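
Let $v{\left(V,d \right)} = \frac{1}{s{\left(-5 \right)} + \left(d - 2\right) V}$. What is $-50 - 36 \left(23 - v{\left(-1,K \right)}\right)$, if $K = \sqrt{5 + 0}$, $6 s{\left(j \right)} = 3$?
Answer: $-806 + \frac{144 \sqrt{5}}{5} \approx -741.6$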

==

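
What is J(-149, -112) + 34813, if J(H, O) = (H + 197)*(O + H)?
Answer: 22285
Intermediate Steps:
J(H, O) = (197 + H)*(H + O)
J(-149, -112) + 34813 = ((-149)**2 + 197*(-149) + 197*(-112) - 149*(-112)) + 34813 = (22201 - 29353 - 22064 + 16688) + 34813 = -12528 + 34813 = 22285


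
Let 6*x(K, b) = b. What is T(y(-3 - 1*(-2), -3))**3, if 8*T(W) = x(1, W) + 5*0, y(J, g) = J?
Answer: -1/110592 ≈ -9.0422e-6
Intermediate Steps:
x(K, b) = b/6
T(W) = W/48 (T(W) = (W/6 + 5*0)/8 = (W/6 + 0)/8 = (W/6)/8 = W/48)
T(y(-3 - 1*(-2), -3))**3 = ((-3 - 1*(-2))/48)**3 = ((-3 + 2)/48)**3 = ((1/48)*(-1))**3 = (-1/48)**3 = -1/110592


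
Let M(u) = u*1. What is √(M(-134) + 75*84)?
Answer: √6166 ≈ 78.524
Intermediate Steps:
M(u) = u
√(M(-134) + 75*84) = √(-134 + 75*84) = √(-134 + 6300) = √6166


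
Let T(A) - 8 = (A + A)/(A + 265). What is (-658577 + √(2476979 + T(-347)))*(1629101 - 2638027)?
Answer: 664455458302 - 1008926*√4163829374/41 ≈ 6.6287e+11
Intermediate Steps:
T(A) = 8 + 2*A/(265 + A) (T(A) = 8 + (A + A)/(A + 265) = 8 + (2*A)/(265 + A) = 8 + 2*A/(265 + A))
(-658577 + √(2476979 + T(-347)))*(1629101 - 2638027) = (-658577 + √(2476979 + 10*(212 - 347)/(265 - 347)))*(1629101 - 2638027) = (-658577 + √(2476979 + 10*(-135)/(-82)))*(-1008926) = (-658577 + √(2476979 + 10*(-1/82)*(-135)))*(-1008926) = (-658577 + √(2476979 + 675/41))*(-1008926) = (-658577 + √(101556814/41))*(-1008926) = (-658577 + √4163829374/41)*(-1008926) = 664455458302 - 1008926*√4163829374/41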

### Exercise brief
Within this material, how many lines include the word "frac"? State only the number.

### Your response
2